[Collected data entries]
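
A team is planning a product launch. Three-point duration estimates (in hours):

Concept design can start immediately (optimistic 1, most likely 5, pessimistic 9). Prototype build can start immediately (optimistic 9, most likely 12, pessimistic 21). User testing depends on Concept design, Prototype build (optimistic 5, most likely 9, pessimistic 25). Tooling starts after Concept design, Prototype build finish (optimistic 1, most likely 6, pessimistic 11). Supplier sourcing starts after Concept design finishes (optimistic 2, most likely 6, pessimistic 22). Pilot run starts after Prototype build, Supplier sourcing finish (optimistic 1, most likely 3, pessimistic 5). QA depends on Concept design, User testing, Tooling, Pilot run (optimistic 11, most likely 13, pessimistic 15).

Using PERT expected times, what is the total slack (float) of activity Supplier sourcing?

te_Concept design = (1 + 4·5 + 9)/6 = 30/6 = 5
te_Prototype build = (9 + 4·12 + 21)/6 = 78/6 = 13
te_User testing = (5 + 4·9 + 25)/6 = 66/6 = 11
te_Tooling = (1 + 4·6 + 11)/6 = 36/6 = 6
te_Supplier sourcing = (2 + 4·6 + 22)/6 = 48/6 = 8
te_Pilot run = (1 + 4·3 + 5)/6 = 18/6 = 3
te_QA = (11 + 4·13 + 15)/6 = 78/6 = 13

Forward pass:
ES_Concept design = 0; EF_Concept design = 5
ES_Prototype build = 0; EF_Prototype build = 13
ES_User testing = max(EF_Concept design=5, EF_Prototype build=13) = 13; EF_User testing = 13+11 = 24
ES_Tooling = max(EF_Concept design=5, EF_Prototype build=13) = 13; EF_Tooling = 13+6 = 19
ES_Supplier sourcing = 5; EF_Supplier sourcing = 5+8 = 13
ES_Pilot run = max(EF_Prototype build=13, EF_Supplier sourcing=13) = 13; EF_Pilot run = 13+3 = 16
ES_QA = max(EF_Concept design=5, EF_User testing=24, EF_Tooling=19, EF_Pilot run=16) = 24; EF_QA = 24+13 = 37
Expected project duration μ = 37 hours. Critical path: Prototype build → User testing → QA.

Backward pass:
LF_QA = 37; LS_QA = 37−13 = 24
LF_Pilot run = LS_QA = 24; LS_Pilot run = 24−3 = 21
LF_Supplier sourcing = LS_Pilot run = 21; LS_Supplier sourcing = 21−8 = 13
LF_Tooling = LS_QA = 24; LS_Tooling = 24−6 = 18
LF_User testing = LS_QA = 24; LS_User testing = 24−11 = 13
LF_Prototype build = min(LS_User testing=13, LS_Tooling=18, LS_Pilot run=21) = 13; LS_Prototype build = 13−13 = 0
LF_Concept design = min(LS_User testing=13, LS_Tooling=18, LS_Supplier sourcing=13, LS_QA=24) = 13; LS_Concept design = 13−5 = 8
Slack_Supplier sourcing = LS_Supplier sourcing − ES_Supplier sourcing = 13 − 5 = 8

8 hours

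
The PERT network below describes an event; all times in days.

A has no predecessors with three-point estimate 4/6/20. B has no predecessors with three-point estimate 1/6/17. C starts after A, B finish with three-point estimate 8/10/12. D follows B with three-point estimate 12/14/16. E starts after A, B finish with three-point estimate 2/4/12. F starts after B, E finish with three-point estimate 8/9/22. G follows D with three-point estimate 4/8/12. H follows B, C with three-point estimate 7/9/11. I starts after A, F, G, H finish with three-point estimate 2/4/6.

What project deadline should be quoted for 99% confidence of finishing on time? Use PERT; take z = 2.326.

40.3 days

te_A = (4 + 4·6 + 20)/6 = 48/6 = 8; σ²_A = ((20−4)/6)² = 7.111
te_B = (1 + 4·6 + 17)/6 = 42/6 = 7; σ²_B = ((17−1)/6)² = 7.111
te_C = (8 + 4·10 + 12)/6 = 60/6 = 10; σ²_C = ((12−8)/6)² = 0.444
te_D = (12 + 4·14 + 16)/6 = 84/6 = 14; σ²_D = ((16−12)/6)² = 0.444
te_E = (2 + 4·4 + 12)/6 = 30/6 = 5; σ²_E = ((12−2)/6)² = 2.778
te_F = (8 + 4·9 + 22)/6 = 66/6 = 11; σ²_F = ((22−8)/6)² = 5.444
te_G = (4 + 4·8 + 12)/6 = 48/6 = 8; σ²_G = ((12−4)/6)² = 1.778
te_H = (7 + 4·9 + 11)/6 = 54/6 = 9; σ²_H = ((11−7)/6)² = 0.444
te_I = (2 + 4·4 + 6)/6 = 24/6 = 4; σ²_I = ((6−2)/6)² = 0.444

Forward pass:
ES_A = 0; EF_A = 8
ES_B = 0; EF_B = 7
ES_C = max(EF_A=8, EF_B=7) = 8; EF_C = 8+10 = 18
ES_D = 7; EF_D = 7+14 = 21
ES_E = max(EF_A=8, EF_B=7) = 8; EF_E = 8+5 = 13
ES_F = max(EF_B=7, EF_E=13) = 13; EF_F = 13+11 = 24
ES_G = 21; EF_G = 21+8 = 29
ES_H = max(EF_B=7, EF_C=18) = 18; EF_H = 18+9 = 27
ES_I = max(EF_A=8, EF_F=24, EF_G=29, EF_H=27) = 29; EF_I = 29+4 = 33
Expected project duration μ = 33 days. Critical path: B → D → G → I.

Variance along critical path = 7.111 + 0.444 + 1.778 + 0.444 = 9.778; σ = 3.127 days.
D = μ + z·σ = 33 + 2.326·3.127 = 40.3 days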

> [YOUR GOAL]
Each of the records should be retyped exactly.

> [RESULT OF THIS TASK]
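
A team is planning a product launch. Three-point duration estimates (in hours):

Concept design can start immediately (optimistic 1, most likely 5, pessimistic 9). Prototype build can start immediately (optimistic 9, most likely 12, pessimistic 21). User testing depends on Concept design, Prototype build (optimistic 5, most likely 9, pessimistic 25). Tooling starts after Concept design, Prototype build finish (optimistic 1, most likely 6, pessimistic 11). Supplier sourcing starts after Concept design finishes (optimistic 2, most likely 6, pessimistic 22). Pilot run starts after Prototype build, Supplier sourcing finish (optimistic 1, most likely 3, pessimistic 5). QA depends on Concept design, User testing, Tooling, Pilot run (optimistic 11, most likely 13, pessimistic 15).

Using PERT expected times, what is the total slack (float) of activity Supplier sourcing?

te_Concept design = (1 + 4·5 + 9)/6 = 30/6 = 5
te_Prototype build = (9 + 4·12 + 21)/6 = 78/6 = 13
te_User testing = (5 + 4·9 + 25)/6 = 66/6 = 11
te_Tooling = (1 + 4·6 + 11)/6 = 36/6 = 6
te_Supplier sourcing = (2 + 4·6 + 22)/6 = 48/6 = 8
te_Pilot run = (1 + 4·3 + 5)/6 = 18/6 = 3
te_QA = (11 + 4·13 + 15)/6 = 78/6 = 13

Forward pass:
ES_Concept design = 0; EF_Concept design = 5
ES_Prototype build = 0; EF_Prototype build = 13
ES_User testing = max(EF_Concept design=5, EF_Prototype build=13) = 13; EF_User testing = 13+11 = 24
ES_Tooling = max(EF_Concept design=5, EF_Prototype build=13) = 13; EF_Tooling = 13+6 = 19
ES_Supplier sourcing = 5; EF_Supplier sourcing = 5+8 = 13
ES_Pilot run = max(EF_Prototype build=13, EF_Supplier sourcing=13) = 13; EF_Pilot run = 13+3 = 16
ES_QA = max(EF_Concept design=5, EF_User testing=24, EF_Tooling=19, EF_Pilot run=16) = 24; EF_QA = 24+13 = 37
Expected project duration μ = 37 hours. Critical path: Prototype build → User testing → QA.

Backward pass:
LF_QA = 37; LS_QA = 37−13 = 24
LF_Pilot run = LS_QA = 24; LS_Pilot run = 24−3 = 21
LF_Supplier sourcing = LS_Pilot run = 21; LS_Supplier sourcing = 21−8 = 13
LF_Tooling = LS_QA = 24; LS_Tooling = 24−6 = 18
LF_User testing = LS_QA = 24; LS_User testing = 24−11 = 13
LF_Prototype build = min(LS_User testing=13, LS_Tooling=18, LS_Pilot run=21) = 13; LS_Prototype build = 13−13 = 0
LF_Concept design = min(LS_User testing=13, LS_Tooling=18, LS_Supplier sourcing=13, LS_QA=24) = 13; LS_Concept design = 13−5 = 8
Slack_Supplier sourcing = LS_Supplier sourcing − ES_Supplier sourcing = 13 − 5 = 8

8 hours

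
The PERT network below describes an event; all times in days.

A has no predecessors with three-point estimate 4/6/20. B has no predecessors with three-point estimate 1/6/17. C starts after A, B finish with three-point estimate 8/10/12. D follows B with three-point estimate 12/14/16. E starts after A, B finish with three-point estimate 2/4/12. F starts after B, E finish with three-point estimate 8/9/22. G follows D with three-point estimate 4/8/12. H follows B, C with three-point estimate 7/9/11. I starts after A, F, G, H finish with three-point estimate 2/4/6.

What project deadline should be quoted for 99% confidence of finishing on time? Use PERT; take z = 2.326.

40.3 days

te_A = (4 + 4·6 + 20)/6 = 48/6 = 8; σ²_A = ((20−4)/6)² = 7.111
te_B = (1 + 4·6 + 17)/6 = 42/6 = 7; σ²_B = ((17−1)/6)² = 7.111
te_C = (8 + 4·10 + 12)/6 = 60/6 = 10; σ²_C = ((12−8)/6)² = 0.444
te_D = (12 + 4·14 + 16)/6 = 84/6 = 14; σ²_D = ((16−12)/6)² = 0.444
te_E = (2 + 4·4 + 12)/6 = 30/6 = 5; σ²_E = ((12−2)/6)² = 2.778
te_F = (8 + 4·9 + 22)/6 = 66/6 = 11; σ²_F = ((22−8)/6)² = 5.444
te_G = (4 + 4·8 + 12)/6 = 48/6 = 8; σ²_G = ((12−4)/6)² = 1.778
te_H = (7 + 4·9 + 11)/6 = 54/6 = 9; σ²_H = ((11−7)/6)² = 0.444
te_I = (2 + 4·4 + 6)/6 = 24/6 = 4; σ²_I = ((6−2)/6)² = 0.444

Forward pass:
ES_A = 0; EF_A = 8
ES_B = 0; EF_B = 7
ES_C = max(EF_A=8, EF_B=7) = 8; EF_C = 8+10 = 18
ES_D = 7; EF_D = 7+14 = 21
ES_E = max(EF_A=8, EF_B=7) = 8; EF_E = 8+5 = 13
ES_F = max(EF_B=7, EF_E=13) = 13; EF_F = 13+11 = 24
ES_G = 21; EF_G = 21+8 = 29
ES_H = max(EF_B=7, EF_C=18) = 18; EF_H = 18+9 = 27
ES_I = max(EF_A=8, EF_F=24, EF_G=29, EF_H=27) = 29; EF_I = 29+4 = 33
Expected project duration μ = 33 days. Critical path: B → D → G → I.

Variance along critical path = 7.111 + 0.444 + 1.778 + 0.444 = 9.778; σ = 3.127 days.
D = μ + z·σ = 33 + 2.326·3.127 = 40.3 days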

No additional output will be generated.